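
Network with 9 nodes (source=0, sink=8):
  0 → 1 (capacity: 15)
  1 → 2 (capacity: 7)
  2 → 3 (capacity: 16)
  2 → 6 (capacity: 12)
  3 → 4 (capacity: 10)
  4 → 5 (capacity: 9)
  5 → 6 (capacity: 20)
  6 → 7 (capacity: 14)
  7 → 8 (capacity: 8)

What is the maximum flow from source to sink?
Maximum flow = 7

Max flow: 7

Flow assignment:
  0 → 1: 7/15
  1 → 2: 7/7
  2 → 6: 7/12
  6 → 7: 7/14
  7 → 8: 7/8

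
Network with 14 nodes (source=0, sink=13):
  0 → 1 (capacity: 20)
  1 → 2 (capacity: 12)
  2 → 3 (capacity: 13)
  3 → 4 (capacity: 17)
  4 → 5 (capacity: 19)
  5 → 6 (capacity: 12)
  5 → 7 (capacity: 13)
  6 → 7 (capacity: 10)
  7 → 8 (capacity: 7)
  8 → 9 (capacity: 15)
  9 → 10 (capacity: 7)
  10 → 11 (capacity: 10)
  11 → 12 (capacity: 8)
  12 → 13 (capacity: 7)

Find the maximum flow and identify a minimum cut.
Max flow = 7, Min cut edges: (12,13)

Maximum flow: 7
Minimum cut: (12,13)
Partition: S = [0, 1, 2, 3, 4, 5, 6, 7, 8, 9, 10, 11, 12], T = [13]

Max-flow min-cut theorem verified: both equal 7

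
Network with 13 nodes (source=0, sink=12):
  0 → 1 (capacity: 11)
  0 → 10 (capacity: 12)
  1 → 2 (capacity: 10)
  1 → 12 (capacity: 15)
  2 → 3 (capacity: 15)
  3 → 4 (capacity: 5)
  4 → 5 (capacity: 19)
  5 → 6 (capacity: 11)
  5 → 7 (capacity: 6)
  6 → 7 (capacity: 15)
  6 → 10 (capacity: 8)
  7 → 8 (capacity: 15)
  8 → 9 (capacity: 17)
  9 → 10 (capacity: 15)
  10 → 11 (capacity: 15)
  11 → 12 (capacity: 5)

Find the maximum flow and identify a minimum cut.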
....
» **WHAT YOU HAVE TO DO**
Return every line of the preceding records in which the word "nodes" appears.

» **TASK OUTPUT**
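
Network with 9 nodes (source=0, sink=8):
Network with 14 nodes (source=0, sink=13):
Network with 13 nodes (source=0, sink=12):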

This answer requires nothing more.